AVAILABLE DATA
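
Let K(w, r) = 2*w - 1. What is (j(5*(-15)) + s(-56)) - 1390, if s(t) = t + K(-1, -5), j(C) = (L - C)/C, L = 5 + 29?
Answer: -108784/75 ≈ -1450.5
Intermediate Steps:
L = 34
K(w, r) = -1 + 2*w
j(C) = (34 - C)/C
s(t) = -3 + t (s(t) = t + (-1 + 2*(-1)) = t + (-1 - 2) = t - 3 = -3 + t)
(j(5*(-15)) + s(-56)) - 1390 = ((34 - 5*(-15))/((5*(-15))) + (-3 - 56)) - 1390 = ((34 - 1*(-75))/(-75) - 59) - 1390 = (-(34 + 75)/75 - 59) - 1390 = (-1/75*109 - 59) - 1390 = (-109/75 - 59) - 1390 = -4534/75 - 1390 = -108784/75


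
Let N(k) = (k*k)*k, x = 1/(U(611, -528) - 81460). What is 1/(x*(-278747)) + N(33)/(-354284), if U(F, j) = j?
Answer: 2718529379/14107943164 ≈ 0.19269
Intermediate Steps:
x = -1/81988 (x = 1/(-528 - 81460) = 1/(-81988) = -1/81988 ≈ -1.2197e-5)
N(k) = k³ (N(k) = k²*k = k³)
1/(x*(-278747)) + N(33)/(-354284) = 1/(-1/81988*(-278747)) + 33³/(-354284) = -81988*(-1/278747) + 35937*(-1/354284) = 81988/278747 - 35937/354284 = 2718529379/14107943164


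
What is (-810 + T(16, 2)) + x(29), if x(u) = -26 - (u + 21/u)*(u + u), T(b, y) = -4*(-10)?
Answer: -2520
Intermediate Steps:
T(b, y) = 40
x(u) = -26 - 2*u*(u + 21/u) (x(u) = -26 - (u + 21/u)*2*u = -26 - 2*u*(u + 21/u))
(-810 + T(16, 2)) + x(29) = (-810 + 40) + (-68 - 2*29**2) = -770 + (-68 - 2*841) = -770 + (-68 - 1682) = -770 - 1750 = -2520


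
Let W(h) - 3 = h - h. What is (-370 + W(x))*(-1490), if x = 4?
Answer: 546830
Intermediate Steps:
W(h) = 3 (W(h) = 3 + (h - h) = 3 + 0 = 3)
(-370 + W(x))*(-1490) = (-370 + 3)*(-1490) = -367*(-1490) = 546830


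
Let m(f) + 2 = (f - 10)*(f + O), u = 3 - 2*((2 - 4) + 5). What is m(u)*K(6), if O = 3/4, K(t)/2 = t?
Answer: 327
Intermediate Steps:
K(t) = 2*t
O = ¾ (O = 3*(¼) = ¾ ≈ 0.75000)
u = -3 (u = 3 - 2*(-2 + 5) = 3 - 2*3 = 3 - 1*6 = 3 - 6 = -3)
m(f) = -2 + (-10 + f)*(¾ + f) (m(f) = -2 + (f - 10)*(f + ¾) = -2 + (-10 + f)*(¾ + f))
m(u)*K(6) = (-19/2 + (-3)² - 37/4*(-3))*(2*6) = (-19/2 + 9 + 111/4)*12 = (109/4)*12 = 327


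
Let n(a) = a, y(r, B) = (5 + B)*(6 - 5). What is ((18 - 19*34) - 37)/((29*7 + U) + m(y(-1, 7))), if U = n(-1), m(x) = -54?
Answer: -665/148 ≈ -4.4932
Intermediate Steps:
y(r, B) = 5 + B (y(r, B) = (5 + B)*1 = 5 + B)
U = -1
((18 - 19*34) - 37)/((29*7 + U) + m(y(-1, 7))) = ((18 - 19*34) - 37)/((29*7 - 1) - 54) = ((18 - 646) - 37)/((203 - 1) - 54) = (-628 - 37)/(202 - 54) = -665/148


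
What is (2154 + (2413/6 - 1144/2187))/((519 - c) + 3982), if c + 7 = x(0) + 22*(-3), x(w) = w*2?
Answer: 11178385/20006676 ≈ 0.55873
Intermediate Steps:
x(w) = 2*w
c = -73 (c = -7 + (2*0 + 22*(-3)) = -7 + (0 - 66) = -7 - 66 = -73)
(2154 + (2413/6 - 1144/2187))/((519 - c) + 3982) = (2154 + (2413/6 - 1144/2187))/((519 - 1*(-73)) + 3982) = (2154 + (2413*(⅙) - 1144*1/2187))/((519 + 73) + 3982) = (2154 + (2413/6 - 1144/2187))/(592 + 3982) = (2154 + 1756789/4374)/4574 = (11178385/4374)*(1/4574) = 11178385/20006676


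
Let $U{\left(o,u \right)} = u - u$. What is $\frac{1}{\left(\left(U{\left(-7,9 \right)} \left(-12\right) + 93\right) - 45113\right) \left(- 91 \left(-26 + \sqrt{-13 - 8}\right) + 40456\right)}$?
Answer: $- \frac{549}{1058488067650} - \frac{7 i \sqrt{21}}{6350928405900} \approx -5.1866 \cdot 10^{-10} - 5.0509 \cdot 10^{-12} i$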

TASK ITEM
Search the data above for lines holding "frac" and copy each of them.

TASK RESULT
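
Let $U{\left(o,u \right)} = u - u$. What is $\frac{1}{\left(\left(U{\left(-7,9 \right)} \left(-12\right) + 93\right) - 45113\right) \left(- 91 \left(-26 + \sqrt{-13 - 8}\right) + 40456\right)}$?
Answer: $- \frac{549}{1058488067650} - \frac{7 i \sqrt{21}}{6350928405900} \approx -5.1866 \cdot 10^{-10} - 5.0509 \cdot 10^{-12} i$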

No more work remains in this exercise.